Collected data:
----------------

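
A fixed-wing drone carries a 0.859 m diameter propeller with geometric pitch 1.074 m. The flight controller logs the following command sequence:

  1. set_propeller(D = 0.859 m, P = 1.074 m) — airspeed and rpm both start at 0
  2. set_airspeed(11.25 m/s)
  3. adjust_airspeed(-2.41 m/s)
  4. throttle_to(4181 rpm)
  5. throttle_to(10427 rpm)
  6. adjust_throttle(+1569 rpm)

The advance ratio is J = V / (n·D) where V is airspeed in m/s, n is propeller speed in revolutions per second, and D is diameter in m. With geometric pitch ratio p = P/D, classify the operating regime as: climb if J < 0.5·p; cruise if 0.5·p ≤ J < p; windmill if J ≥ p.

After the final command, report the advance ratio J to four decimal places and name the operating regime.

J = 0.0515, regime = climb

set_propeller: D = 0.859 m, P = 1.074 m (p = P/D = 1.250291); state ← (V=0, rpm=0)
set_airspeed(11.25): V ← 11.25 m/s
adjust_airspeed(-2.41): V ← 11.25 -2.41 = 8.84 m/s
throttle_to(4181): rpm ← 4181
throttle_to(10427): rpm ← 10427
adjust_throttle(+1569): rpm ← 10427 +1569 = 11996
final state: V = 8.84 m/s, rpm = 11996 → n = rpm/60 = 199.933333 rev/s
J = V / (n·D) = 8.84 / (199.933333 × 0.859) = 0.051472
regime bands: climb J<0.6251 | cruise [0.6251, 1.2503) | windmill J≥1.2503
J = 0.0515 → climb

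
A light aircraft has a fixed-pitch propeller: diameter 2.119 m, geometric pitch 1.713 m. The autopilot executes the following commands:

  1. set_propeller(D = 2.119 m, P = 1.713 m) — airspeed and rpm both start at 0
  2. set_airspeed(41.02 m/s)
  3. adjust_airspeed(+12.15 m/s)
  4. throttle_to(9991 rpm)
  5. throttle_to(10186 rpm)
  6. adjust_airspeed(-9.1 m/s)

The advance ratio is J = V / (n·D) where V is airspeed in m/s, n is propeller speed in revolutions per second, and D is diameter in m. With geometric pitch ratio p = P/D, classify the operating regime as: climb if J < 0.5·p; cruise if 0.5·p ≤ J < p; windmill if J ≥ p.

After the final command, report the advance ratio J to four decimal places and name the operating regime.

J = 0.1225, regime = climb

set_propeller: D = 2.119 m, P = 1.713 m (p = P/D = 0.808400); state ← (V=0, rpm=0)
set_airspeed(41.02): V ← 41.02 m/s
adjust_airspeed(+12.15): V ← 41.02 +12.15 = 53.17 m/s
throttle_to(9991): rpm ← 9991
throttle_to(10186): rpm ← 10186
adjust_airspeed(-9.1): V ← 53.17 -9.1 = 44.07 m/s
final state: V = 44.07 m/s, rpm = 10186 → n = rpm/60 = 169.766667 rev/s
J = V / (n·D) = 44.07 / (169.766667 × 2.119) = 0.122507
regime bands: climb J<0.4042 | cruise [0.4042, 0.8084) | windmill J≥0.8084
J = 0.1225 → climb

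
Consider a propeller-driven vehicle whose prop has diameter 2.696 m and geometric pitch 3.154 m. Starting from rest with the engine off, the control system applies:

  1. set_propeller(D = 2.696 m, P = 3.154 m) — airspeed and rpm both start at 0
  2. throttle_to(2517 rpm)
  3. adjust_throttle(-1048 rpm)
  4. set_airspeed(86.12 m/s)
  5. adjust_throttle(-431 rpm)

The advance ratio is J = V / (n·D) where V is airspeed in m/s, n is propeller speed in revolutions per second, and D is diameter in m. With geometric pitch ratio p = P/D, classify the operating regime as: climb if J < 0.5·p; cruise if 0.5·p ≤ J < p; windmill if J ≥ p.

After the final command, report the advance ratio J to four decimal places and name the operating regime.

set_propeller: D = 2.696 m, P = 3.154 m (p = P/D = 1.169881); state ← (V=0, rpm=0)
throttle_to(2517): rpm ← 2517
adjust_throttle(-1048): rpm ← 2517 -1048 = 1469
set_airspeed(86.12): V ← 86.12 m/s
adjust_throttle(-431): rpm ← 1469 -431 = 1038
final state: V = 86.12 m/s, rpm = 1038 → n = rpm/60 = 17.300000 rev/s
J = V / (n·D) = 86.12 / (17.300000 × 2.696) = 1.846452
regime bands: climb J<0.5849 | cruise [0.5849, 1.1699) | windmill J≥1.1699
J = 1.8465 → windmill

J = 1.8465, regime = windmill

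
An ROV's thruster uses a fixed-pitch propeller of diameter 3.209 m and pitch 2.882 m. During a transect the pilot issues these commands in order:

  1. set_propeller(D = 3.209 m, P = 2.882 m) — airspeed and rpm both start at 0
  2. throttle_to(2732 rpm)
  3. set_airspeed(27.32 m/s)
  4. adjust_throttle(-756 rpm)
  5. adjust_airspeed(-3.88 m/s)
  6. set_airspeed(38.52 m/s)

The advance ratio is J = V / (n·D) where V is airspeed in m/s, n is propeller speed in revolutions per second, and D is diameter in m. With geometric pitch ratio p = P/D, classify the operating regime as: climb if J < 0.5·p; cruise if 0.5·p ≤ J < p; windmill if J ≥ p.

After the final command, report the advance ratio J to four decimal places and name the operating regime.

J = 0.3645, regime = climb

set_propeller: D = 3.209 m, P = 2.882 m (p = P/D = 0.898099); state ← (V=0, rpm=0)
throttle_to(2732): rpm ← 2732
set_airspeed(27.32): V ← 27.32 m/s
adjust_throttle(-756): rpm ← 2732 -756 = 1976
adjust_airspeed(-3.88): V ← 27.32 -3.88 = 23.44 m/s
set_airspeed(38.52): V ← 38.52 m/s
final state: V = 38.52 m/s, rpm = 1976 → n = rpm/60 = 32.933333 rev/s
J = V / (n·D) = 38.52 / (32.933333 × 3.209) = 0.364486
regime bands: climb J<0.4490 | cruise [0.4490, 0.8981) | windmill J≥0.8981
J = 0.3645 → climb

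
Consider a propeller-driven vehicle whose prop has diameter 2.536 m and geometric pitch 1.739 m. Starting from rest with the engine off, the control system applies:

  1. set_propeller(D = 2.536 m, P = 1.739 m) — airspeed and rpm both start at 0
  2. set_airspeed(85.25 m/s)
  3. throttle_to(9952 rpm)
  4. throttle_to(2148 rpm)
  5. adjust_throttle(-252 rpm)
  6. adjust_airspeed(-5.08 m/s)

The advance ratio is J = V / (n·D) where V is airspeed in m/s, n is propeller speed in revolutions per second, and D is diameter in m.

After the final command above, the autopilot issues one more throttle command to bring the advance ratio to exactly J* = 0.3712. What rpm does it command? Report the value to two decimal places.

set_propeller: D = 2.536 m, P = 1.739 m (p = P/D = 0.685726); state ← (V=0, rpm=0)
set_airspeed(85.25): V ← 85.25 m/s
throttle_to(9952): rpm ← 9952
throttle_to(2148): rpm ← 2148
adjust_throttle(-252): rpm ← 2148 -252 = 1896
adjust_airspeed(-5.08): V ← 85.25 -5.08 = 80.17 m/s
final state: V = 80.17 m/s, rpm = 1896 → n = rpm/60 = 31.600000 rev/s
target J* = 0.3712; solve J* = V/(n·D) for n: n = V/(J*·D) = 80.17/(0.3712 × 2.536) = 85.163729 rev/s
rpm = 60·n = 5109.823711

rpm = 5109.82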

----------------

**INSTRUCTIONS TO FOLLOW:**
Whichever lines of the records above hold the word "commands" should all be copied out.

**TASK SOLUTION:**
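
A light aircraft has a fixed-pitch propeller: diameter 2.119 m, geometric pitch 1.713 m. The autopilot executes the following commands:
An ROV's thruster uses a fixed-pitch propeller of diameter 3.209 m and pitch 2.882 m. During a transect the pilot issues these commands in order: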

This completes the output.